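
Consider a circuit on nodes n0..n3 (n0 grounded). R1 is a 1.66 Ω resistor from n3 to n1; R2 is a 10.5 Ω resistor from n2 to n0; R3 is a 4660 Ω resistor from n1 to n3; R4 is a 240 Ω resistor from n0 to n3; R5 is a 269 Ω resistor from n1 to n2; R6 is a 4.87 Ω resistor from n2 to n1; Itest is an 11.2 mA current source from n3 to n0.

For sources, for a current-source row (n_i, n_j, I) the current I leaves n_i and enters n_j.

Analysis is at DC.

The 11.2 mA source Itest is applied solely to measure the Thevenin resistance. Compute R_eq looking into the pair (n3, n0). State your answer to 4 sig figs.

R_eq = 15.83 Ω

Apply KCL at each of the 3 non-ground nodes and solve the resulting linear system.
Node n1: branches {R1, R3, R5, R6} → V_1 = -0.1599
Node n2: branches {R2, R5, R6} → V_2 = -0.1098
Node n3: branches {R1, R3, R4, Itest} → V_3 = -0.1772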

━━━━━━━━━━

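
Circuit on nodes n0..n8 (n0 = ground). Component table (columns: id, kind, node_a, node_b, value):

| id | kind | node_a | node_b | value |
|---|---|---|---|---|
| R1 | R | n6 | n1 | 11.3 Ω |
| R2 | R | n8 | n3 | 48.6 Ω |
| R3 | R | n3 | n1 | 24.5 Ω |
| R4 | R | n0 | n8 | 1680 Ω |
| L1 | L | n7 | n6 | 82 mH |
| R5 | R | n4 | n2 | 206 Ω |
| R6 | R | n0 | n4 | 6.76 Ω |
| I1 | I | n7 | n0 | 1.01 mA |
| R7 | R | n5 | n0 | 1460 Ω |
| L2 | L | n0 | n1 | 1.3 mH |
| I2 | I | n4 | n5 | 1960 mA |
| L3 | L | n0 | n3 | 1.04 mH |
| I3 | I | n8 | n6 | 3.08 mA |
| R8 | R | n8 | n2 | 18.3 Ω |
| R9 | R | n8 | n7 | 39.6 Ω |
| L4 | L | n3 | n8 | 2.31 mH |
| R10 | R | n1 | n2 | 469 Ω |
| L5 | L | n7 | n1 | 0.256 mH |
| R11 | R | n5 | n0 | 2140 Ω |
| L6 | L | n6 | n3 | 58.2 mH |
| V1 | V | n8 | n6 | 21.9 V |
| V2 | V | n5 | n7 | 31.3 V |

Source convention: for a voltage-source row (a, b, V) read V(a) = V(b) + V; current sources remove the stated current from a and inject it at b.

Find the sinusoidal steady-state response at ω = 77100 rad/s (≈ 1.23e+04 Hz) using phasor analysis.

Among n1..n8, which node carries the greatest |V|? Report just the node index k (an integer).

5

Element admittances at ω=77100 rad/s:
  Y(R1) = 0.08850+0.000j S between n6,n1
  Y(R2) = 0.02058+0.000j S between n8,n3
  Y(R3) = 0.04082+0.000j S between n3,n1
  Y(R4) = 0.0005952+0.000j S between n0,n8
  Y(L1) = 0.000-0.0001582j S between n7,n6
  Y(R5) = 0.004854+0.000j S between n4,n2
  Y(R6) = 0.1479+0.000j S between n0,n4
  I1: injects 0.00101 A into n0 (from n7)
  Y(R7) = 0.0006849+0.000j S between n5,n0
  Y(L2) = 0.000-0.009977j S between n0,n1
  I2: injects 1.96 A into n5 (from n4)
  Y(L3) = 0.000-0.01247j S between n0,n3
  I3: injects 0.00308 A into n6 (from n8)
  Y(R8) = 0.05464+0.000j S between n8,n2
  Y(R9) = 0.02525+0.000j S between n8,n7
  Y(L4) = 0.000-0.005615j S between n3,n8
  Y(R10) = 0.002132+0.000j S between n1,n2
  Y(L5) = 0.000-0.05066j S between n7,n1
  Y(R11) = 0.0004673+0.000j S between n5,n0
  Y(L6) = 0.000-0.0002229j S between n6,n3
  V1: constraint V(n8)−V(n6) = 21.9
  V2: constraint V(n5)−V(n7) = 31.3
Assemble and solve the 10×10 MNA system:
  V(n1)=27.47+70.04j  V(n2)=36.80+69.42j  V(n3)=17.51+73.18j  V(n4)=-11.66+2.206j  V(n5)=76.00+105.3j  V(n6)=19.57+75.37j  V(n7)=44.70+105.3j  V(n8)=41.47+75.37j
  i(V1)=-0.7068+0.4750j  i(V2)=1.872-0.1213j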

━━━━━━━━━━

EXERCISE —
Print again the lines of the entries above that fall between the line holding "n6 | 3.08 mA |" and the line holding "Find the sinusoidal", inclusive, exactly as they stand.

TASK ANSWER —
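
| I3 | I | n8 | n6 | 3.08 mA |
| R8 | R | n8 | n2 | 18.3 Ω |
| R9 | R | n8 | n7 | 39.6 Ω |
| L4 | L | n3 | n8 | 2.31 mH |
| R10 | R | n1 | n2 | 469 Ω |
| L5 | L | n7 | n1 | 0.256 mH |
| R11 | R | n5 | n0 | 2140 Ω |
| L6 | L | n6 | n3 | 58.2 mH |
| V1 | V | n8 | n6 | 21.9 V |
| V2 | V | n5 | n7 | 31.3 V |

Source convention: for a voltage-source row (a, b, V) read V(a) = V(b) + V; current sources remove the stated current from a and inject it at b.

Find the sinusoidal steady-state response at ω = 77100 rad/s (≈ 1.23e+04 Hz) using phasor analysis.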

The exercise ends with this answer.